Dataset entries
======

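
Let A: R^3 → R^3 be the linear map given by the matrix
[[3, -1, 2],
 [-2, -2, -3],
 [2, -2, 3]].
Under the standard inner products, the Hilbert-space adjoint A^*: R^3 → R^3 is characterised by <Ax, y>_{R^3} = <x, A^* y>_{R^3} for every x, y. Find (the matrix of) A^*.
A^* = A^T =
[[3, -2, 2],
 [-1, -2, -2],
 [2, -3, 3]]

For real matrices with standard dot products, the defining identity <Ax, y> = <x, A^* y> gives (Ax)^T y = x^T (A^*) y, i.e. x^T A^T y = x^T (A^*) y. Since this holds for all x, y, we must have A^* = A^T. Therefore
A^* =
[[3, -2, 2],
 [-1, -2, -2],
 [2, -3, 3]].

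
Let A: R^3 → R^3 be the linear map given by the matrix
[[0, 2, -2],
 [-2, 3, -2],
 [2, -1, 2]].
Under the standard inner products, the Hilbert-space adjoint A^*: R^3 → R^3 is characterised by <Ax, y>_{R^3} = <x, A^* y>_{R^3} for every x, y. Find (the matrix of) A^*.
A^* = A^T =
[[0, -2, 2],
 [2, 3, -1],
 [-2, -2, 2]]

For real matrices with standard dot products, the defining identity <Ax, y> = <x, A^* y> gives (Ax)^T y = x^T (A^*) y, i.e. x^T A^T y = x^T (A^*) y. Since this holds for all x, y, we must have A^* = A^T. Therefore
A^* =
[[0, -2, 2],
 [2, 3, -1],
 [-2, -2, 2]].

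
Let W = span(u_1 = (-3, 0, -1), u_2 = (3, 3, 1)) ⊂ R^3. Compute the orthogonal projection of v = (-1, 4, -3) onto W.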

======

ABOUT THIS EXERCISE
Output the records exactly, including every line.

SOLVED EXERCISE
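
Let A: R^3 → R^3 be the linear map given by the matrix
[[3, -1, 2],
 [-2, -2, -3],
 [2, -2, 3]].
Under the standard inner products, the Hilbert-space adjoint A^*: R^3 → R^3 is characterised by <Ax, y>_{R^3} = <x, A^* y>_{R^3} for every x, y. Find (the matrix of) A^*.
A^* = A^T =
[[3, -2, 2],
 [-1, -2, -2],
 [2, -3, 3]]

For real matrices with standard dot products, the defining identity <Ax, y> = <x, A^* y> gives (Ax)^T y = x^T (A^*) y, i.e. x^T A^T y = x^T (A^*) y. Since this holds for all x, y, we must have A^* = A^T. Therefore
A^* =
[[3, -2, 2],
 [-1, -2, -2],
 [2, -3, 3]].

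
Let A: R^3 → R^3 be the linear map given by the matrix
[[0, 2, -2],
 [-2, 3, -2],
 [2, -1, 2]].
Under the standard inner products, the Hilbert-space adjoint A^*: R^3 → R^3 is characterised by <Ax, y>_{R^3} = <x, A^* y>_{R^3} for every x, y. Find (the matrix of) A^*.
A^* = A^T =
[[0, -2, 2],
 [2, 3, -1],
 [-2, -2, 2]]

For real matrices with standard dot products, the defining identity <Ax, y> = <x, A^* y> gives (Ax)^T y = x^T (A^*) y, i.e. x^T A^T y = x^T (A^*) y. Since this holds for all x, y, we must have A^* = A^T. Therefore
A^* =
[[0, -2, 2],
 [2, 3, -1],
 [-2, -2, 2]].

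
Let W = span(u_1 = (-3, 0, -1), u_2 = (3, 3, 1)) ⊂ R^3. Compute the orthogonal projection of v = (-1, 4, -3) onto W.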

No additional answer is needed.